# The input
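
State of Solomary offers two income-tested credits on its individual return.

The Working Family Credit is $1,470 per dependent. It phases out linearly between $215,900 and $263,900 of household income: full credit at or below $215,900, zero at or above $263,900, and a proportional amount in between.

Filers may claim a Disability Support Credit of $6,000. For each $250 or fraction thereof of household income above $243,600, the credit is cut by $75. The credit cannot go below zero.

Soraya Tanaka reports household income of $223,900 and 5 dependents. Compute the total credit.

Working Family Credit: base = 5 × $1,470 = $7,350. $223,900 is $8,000 into a $48,000 phase-out range, leaving 40,000/48,000 of the credit: $7,350 × 40,000/48,000 = $6,125.
Disability Support Credit: $223,900 is at or below the $243,600 threshold, so the full $6,000 applies.
Total: $6,125 + $6,000 = $12,125.

$12,125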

# What to produce
Set down exactly the lines of the material above from the one with "Soraya Tanaka reports" through the end. Include both ends and nothing else.

# Solution for this task
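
Soraya Tanaka reports household income of $223,900 and 5 dependents. Compute the total credit.

Working Family Credit: base = 5 × $1,470 = $7,350. $223,900 is $8,000 into a $48,000 phase-out range, leaving 40,000/48,000 of the credit: $7,350 × 40,000/48,000 = $6,125.
Disability Support Credit: $223,900 is at or below the $243,600 threshold, so the full $6,000 applies.
Total: $6,125 + $6,000 = $12,125.

$12,125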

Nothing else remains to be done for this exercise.